WORKING DATA:
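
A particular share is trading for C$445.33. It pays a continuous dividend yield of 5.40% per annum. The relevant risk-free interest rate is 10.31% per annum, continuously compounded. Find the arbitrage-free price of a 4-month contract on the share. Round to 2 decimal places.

C$452.68

F = S·e^((r − q)T) = 445.33 · e^((0.1031 − 0.0540) × 4/12)
= 445.33 · e^0.016367 = 445.33 × 1.016502
F = C$452.68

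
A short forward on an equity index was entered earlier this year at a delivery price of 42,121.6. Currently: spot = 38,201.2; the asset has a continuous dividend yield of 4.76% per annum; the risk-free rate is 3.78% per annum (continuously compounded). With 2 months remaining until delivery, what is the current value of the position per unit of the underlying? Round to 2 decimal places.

Current fair forward for the remaining 2 months: F = S·e^((r − q)·T), (r − q) = 0.0378 − 0.0476 = -0.0098
F = 38201.2 · e^(-0.0098 × 2/12) = 38201.2 × 0.99836800 = 38138.8556
Value of long forward = (F − K)·e^(−rT) = (38138.8556 − 42121.6) · e^(−0.0378·2/12)
= -3982.7444 × 0.99371980 = -3957.73
Short position value = −(long value) = 3957.73

3957.73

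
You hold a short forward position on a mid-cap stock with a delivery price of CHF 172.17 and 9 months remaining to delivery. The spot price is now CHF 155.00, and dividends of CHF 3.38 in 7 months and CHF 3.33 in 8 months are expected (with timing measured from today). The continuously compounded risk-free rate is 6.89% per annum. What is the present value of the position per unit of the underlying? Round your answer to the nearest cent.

CHF 14.93

PV(remaining dividends) I = 3.38·e^(−0.0689·7/12) + 3.33·e^(−0.0689·8/12) = 6.4273
Current forward F = (S − I)·e^(rT) = (155.00 − 6.4273)·e^(0.0689·9/12) = 148.5727 × 1.053033 = 156.4520
Value (long) = (F − K)·e^(−rT) = (156.4520 − 172.17) × 0.949637 = -14.9264
Short position value = −(long value) = CHF 14.93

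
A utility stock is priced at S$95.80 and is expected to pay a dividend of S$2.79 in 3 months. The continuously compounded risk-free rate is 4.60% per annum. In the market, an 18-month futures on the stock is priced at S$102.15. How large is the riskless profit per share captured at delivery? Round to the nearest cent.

S$2.46 per share

PV(dividends) I = 2.79·e^(−0.0460·3/12) = 2.7581
Fair futures F* = (S − I)·e^(rT) = (95.80 − 2.7581)·e^0.069000 = 93.0419 × 1.071436 = 99.6884
Market S$102.15 > fair 99.6884: forward overpriced → cash-and-carry (borrow at r, buy the stock and collect the dividends, short the forward).
Profit at T = |F_mkt − F*| = |102.15 − 99.6884| = S$2.46 per share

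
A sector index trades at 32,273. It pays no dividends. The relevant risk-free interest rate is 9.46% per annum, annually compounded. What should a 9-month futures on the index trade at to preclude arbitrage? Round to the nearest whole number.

F = S · (1+r)^T
= 32273 × 1.070142
F = 34,537

34,537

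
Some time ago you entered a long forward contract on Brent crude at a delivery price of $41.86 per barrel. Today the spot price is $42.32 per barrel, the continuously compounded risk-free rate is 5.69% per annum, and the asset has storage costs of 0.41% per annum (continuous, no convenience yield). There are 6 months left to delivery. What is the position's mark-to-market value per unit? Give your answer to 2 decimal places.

Current fair forward for the remaining 6 months: F = S·e^((r + u)·T), (r + u) = 0.0569 + 0.0041 = 0.0610
F = 42.32 · e^(0.0610 × 6/12) = 42.32 × 1.030970 = 43.6307
Value of long forward = (F − K)·e^(−rT) = (43.6307 − 41.86) · e^(−0.0569·6/12)
= 1.7707 × 0.971951 = 1.72

$1.72 per barrel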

TO DO:
Output the entire listing exactly as written.

SOLUTION BELOW:
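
A particular share is trading for C$445.33. It pays a continuous dividend yield of 5.40% per annum. The relevant risk-free interest rate is 10.31% per annum, continuously compounded. Find the arbitrage-free price of a 4-month contract on the share. Round to 2 decimal places.

C$452.68

F = S·e^((r − q)T) = 445.33 · e^((0.1031 − 0.0540) × 4/12)
= 445.33 · e^0.016367 = 445.33 × 1.016502
F = C$452.68

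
A short forward on an equity index was entered earlier this year at a delivery price of 42,121.6. Currently: spot = 38,201.2; the asset has a continuous dividend yield of 4.76% per annum; the risk-free rate is 3.78% per annum (continuously compounded). With 2 months remaining until delivery, what is the current value of the position per unit of the underlying? Round to 2 decimal places.

Current fair forward for the remaining 2 months: F = S·e^((r − q)·T), (r − q) = 0.0378 − 0.0476 = -0.0098
F = 38201.2 · e^(-0.0098 × 2/12) = 38201.2 × 0.99836800 = 38138.8556
Value of long forward = (F − K)·e^(−rT) = (38138.8556 − 42121.6) · e^(−0.0378·2/12)
= -3982.7444 × 0.99371980 = -3957.73
Short position value = −(long value) = 3957.73

3957.73

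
You hold a short forward position on a mid-cap stock with a delivery price of CHF 172.17 and 9 months remaining to delivery. The spot price is now CHF 155.00, and dividends of CHF 3.38 in 7 months and CHF 3.33 in 8 months are expected (with timing measured from today). The continuously compounded risk-free rate is 6.89% per annum. What is the present value of the position per unit of the underlying? Round your answer to the nearest cent.

CHF 14.93

PV(remaining dividends) I = 3.38·e^(−0.0689·7/12) + 3.33·e^(−0.0689·8/12) = 6.4273
Current forward F = (S − I)·e^(rT) = (155.00 − 6.4273)·e^(0.0689·9/12) = 148.5727 × 1.053033 = 156.4520
Value (long) = (F − K)·e^(−rT) = (156.4520 − 172.17) × 0.949637 = -14.9264
Short position value = −(long value) = CHF 14.93

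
A utility stock is priced at S$95.80 and is expected to pay a dividend of S$2.79 in 3 months. The continuously compounded risk-free rate is 4.60% per annum. In the market, an 18-month futures on the stock is priced at S$102.15. How large is the riskless profit per share captured at delivery? Round to the nearest cent.

S$2.46 per share

PV(dividends) I = 2.79·e^(−0.0460·3/12) = 2.7581
Fair futures F* = (S − I)·e^(rT) = (95.80 − 2.7581)·e^0.069000 = 93.0419 × 1.071436 = 99.6884
Market S$102.15 > fair 99.6884: forward overpriced → cash-and-carry (borrow at r, buy the stock and collect the dividends, short the forward).
Profit at T = |F_mkt − F*| = |102.15 − 99.6884| = S$2.46 per share

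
A sector index trades at 32,273. It pays no dividends. The relevant risk-free interest rate is 9.46% per annum, annually compounded. What should a 9-month futures on the index trade at to preclude arbitrage? Round to the nearest whole number.

F = S · (1+r)^T
= 32273 × 1.070142
F = 34,537

34,537

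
Some time ago you entered a long forward contract on Brent crude at a delivery price of $41.86 per barrel. Today the spot price is $42.32 per barrel, the continuously compounded risk-free rate is 5.69% per annum, and the asset has storage costs of 0.41% per annum (continuous, no convenience yield). There are 6 months left to delivery. What is the position's mark-to-market value per unit? Give your answer to 2 decimal places.

Current fair forward for the remaining 6 months: F = S·e^((r + u)·T), (r + u) = 0.0569 + 0.0041 = 0.0610
F = 42.32 · e^(0.0610 × 6/12) = 42.32 × 1.030970 = 43.6307
Value of long forward = (F − K)·e^(−rT) = (43.6307 − 41.86) · e^(−0.0569·6/12)
= 1.7707 × 0.971951 = 1.72

$1.72 per barrel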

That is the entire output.